■ STUDY MATERIAL:
>>>

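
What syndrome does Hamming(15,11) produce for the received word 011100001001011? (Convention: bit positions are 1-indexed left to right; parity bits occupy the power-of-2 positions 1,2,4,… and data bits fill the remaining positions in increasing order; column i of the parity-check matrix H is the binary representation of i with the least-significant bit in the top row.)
Syndrome s = H · r^T (mod 2), r = 011100001001011:
  s[0] = (101010101010101)·(011100001001011) mod 2 = 0+0+1+0+0+0+0+0+1+0+0+0+0+0+1 mod 2 = 1
  s[1] = (011001100110011)·(011100001001011) mod 2 = 0+1+1+0+0+0+0+0+0+0+0+0+0+1+1 mod 2 = 0
  s[2] = (000111100001111)·(011100001001011) mod 2 = 0+0+0+1+0+0+0+0+0+0+0+1+0+1+1 mod 2 = 0
  s[3] = (000000011111111)·(011100001001011) mod 2 = 0+0+0+0+0+0+0+0+1+0+0+1+0+1+1 mod 2 = 0
Syndrome = 1000
Non-zero syndrome: error at position 1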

<<<

■ PROBLEM TO SOLVE: Every record shown above must be echoed exactly.

■ EXERCISE ANSWER:
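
What syndrome does Hamming(15,11) produce for the received word 011100001001011? (Convention: bit positions are 1-indexed left to right; parity bits occupy the power-of-2 positions 1,2,4,… and data bits fill the remaining positions in increasing order; column i of the parity-check matrix H is the binary representation of i with the least-significant bit in the top row.)
Syndrome s = H · r^T (mod 2), r = 011100001001011:
  s[0] = (101010101010101)·(011100001001011) mod 2 = 0+0+1+0+0+0+0+0+1+0+0+0+0+0+1 mod 2 = 1
  s[1] = (011001100110011)·(011100001001011) mod 2 = 0+1+1+0+0+0+0+0+0+0+0+0+0+1+1 mod 2 = 0
  s[2] = (000111100001111)·(011100001001011) mod 2 = 0+0+0+1+0+0+0+0+0+0+0+1+0+1+1 mod 2 = 0
  s[3] = (000000011111111)·(011100001001011) mod 2 = 0+0+0+0+0+0+0+0+1+0+0+1+0+1+1 mod 2 = 0
Syndrome = 1000
Non-zero syndrome: error at position 1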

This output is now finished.